-------- Provided material

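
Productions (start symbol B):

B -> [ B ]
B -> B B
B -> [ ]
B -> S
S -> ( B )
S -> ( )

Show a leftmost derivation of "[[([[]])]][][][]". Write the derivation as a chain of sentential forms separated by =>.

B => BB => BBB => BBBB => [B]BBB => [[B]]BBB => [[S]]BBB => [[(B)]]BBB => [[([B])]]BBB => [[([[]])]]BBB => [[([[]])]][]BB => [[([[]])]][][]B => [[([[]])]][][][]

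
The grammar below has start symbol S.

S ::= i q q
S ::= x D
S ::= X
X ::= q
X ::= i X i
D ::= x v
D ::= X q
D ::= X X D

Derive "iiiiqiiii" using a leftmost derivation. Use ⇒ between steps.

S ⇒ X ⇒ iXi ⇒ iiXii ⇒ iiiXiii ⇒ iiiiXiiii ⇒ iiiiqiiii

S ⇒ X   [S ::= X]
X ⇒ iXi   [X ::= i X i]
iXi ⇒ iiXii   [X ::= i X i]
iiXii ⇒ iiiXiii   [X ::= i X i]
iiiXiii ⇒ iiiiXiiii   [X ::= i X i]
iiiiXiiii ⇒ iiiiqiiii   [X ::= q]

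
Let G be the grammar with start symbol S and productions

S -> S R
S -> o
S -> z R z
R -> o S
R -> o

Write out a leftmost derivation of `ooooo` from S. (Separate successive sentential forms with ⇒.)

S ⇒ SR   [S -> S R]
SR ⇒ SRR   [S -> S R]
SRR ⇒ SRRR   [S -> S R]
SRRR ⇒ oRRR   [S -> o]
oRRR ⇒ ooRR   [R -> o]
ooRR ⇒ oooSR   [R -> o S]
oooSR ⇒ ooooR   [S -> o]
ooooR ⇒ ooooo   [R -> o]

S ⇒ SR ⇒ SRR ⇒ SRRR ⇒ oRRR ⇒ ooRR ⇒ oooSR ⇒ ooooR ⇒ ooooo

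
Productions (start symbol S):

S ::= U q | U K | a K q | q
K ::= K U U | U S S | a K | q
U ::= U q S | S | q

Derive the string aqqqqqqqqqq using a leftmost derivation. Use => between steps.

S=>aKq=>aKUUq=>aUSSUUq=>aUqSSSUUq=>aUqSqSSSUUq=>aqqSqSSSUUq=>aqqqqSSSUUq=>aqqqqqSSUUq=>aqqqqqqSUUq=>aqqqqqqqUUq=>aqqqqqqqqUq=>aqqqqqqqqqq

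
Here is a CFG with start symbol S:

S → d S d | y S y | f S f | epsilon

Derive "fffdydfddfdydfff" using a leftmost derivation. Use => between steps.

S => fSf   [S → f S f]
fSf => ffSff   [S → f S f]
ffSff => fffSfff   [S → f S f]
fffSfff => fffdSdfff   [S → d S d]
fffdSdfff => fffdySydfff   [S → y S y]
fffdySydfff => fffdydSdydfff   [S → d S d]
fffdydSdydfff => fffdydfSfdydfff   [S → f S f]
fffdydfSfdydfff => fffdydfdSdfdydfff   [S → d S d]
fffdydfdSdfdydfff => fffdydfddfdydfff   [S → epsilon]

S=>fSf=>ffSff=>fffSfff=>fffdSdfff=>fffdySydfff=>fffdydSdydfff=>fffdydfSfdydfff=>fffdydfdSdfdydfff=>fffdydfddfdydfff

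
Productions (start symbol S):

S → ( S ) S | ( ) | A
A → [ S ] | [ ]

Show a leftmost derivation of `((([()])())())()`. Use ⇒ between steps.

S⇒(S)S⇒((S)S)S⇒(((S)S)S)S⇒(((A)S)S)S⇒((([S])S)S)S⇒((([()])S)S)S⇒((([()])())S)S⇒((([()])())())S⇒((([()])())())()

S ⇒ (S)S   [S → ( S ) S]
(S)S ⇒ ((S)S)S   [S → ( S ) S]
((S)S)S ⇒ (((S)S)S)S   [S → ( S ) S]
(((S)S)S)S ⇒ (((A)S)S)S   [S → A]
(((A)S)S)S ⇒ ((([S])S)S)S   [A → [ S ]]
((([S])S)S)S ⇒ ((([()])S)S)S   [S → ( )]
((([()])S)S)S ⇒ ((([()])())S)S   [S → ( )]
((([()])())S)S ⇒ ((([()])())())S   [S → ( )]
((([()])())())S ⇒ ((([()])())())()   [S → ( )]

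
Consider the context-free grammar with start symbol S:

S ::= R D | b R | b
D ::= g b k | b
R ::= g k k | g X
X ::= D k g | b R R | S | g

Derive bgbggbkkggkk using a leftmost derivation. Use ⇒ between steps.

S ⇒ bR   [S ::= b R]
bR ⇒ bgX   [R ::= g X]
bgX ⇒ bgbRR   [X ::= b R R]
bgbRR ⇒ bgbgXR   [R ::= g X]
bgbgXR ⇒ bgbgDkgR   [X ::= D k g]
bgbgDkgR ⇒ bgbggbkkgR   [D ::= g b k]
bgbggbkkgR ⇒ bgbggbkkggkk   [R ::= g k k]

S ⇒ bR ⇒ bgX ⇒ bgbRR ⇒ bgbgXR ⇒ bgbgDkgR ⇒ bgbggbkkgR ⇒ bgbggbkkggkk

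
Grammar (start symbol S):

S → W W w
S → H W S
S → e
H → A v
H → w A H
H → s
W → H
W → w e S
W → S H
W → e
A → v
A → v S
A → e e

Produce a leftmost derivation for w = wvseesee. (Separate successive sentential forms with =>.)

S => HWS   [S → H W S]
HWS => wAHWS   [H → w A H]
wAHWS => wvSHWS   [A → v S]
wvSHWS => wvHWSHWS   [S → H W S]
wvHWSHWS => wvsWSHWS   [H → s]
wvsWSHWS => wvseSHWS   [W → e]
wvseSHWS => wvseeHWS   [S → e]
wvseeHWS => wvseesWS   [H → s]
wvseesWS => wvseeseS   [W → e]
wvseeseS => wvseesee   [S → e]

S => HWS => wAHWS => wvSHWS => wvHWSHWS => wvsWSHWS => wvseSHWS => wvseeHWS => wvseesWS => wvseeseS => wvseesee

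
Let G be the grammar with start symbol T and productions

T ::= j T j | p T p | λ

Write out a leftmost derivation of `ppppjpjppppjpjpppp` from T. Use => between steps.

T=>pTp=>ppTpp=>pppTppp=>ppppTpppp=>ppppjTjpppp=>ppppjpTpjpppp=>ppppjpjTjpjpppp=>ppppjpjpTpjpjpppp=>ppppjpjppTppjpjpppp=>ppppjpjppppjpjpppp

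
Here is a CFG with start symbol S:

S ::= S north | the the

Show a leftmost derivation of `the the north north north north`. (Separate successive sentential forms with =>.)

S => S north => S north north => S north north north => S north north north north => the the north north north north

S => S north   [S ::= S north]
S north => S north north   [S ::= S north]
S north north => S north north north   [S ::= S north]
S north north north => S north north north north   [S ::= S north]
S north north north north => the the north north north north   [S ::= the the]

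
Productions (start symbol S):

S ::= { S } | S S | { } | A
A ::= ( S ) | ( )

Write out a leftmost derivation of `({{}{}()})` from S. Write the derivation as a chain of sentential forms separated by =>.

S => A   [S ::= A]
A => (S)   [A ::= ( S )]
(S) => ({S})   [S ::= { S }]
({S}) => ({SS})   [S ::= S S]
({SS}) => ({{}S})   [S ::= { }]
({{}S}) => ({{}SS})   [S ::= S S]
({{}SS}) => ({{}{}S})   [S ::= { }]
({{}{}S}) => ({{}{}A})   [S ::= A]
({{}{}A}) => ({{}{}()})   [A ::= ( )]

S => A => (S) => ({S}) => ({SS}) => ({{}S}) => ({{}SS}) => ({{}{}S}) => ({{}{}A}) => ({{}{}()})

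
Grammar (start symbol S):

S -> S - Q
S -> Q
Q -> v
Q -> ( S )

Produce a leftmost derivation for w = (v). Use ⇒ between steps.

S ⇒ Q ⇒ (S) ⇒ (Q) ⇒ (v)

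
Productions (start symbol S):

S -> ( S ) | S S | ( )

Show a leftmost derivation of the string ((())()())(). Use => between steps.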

----------------

_What the task requires_
One inclusive range is required: first line of the data through the line containing "U ::= U q S | S | q". Set it down exactly and output nothing else.

_Answer for the task_
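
Productions (start symbol B):

B -> [ B ]
B -> B B
B -> [ ]
B -> S
S -> ( B )
S -> ( )

Show a leftmost derivation of "[[([[]])]][][][]". Write the derivation as a chain of sentential forms separated by =>.

B => BB => BBB => BBBB => [B]BBB => [[B]]BBB => [[S]]BBB => [[(B)]]BBB => [[([B])]]BBB => [[([[]])]]BBB => [[([[]])]][]BB => [[([[]])]][][]B => [[([[]])]][][][]

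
The grammar below has start symbol S.

S ::= i q q
S ::= x D
S ::= X
X ::= q
X ::= i X i
D ::= x v
D ::= X q
D ::= X X D

Derive "iiiiqiiii" using a leftmost derivation. Use ⇒ between steps.

S ⇒ X ⇒ iXi ⇒ iiXii ⇒ iiiXiii ⇒ iiiiXiiii ⇒ iiiiqiiii

S ⇒ X   [S ::= X]
X ⇒ iXi   [X ::= i X i]
iXi ⇒ iiXii   [X ::= i X i]
iiXii ⇒ iiiXiii   [X ::= i X i]
iiiXiii ⇒ iiiiXiiii   [X ::= i X i]
iiiiXiiii ⇒ iiiiqiiii   [X ::= q]

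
Let G be the grammar with start symbol S and productions

S -> S R
S -> o
S -> z R z
R -> o S
R -> o

Write out a leftmost derivation of `ooooo` from S. (Separate successive sentential forms with ⇒.)

S ⇒ SR   [S -> S R]
SR ⇒ SRR   [S -> S R]
SRR ⇒ SRRR   [S -> S R]
SRRR ⇒ oRRR   [S -> o]
oRRR ⇒ ooRR   [R -> o]
ooRR ⇒ oooSR   [R -> o S]
oooSR ⇒ ooooR   [S -> o]
ooooR ⇒ ooooo   [R -> o]

S ⇒ SR ⇒ SRR ⇒ SRRR ⇒ oRRR ⇒ ooRR ⇒ oooSR ⇒ ooooR ⇒ ooooo

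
Productions (start symbol S):

S ::= U q | U K | a K q | q
K ::= K U U | U S S | a K | q
U ::= U q S | S | q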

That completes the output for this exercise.